WORKING DATA:
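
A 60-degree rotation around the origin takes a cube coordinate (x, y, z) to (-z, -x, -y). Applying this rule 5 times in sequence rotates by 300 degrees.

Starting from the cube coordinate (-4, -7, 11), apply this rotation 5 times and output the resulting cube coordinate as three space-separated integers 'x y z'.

Start: (-4, -7, 11)
Step 1: (-4, -7, 11) -> (-(11), -(-4), -(-7)) = (-11, 4, 7)
Step 2: (-11, 4, 7) -> (-(7), -(-11), -(4)) = (-7, 11, -4)
Step 3: (-7, 11, -4) -> (-(-4), -(-7), -(11)) = (4, 7, -11)
Step 4: (4, 7, -11) -> (-(-11), -(4), -(7)) = (11, -4, -7)
Step 5: (11, -4, -7) -> (-(-7), -(11), -(-4)) = (7, -11, 4)

Answer: 7 -11 4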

WHAT YOU WILL DO: Your task is to repeat each line of the material exactly.

WRITTEN RESPONSE:
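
A 60-degree rotation around the origin takes a cube coordinate (x, y, z) to (-z, -x, -y). Applying this rule 5 times in sequence rotates by 300 degrees.

Starting from the cube coordinate (-4, -7, 11), apply this rotation 5 times and output the resulting cube coordinate as three space-separated integers 'x y z'.

Start: (-4, -7, 11)
Step 1: (-4, -7, 11) -> (-(11), -(-4), -(-7)) = (-11, 4, 7)
Step 2: (-11, 4, 7) -> (-(7), -(-11), -(4)) = (-7, 11, -4)
Step 3: (-7, 11, -4) -> (-(-4), -(-7), -(11)) = (4, 7, -11)
Step 4: (4, 7, -11) -> (-(-11), -(4), -(7)) = (11, -4, -7)
Step 5: (11, -4, -7) -> (-(-7), -(11), -(-4)) = (7, -11, 4)

Answer: 7 -11 4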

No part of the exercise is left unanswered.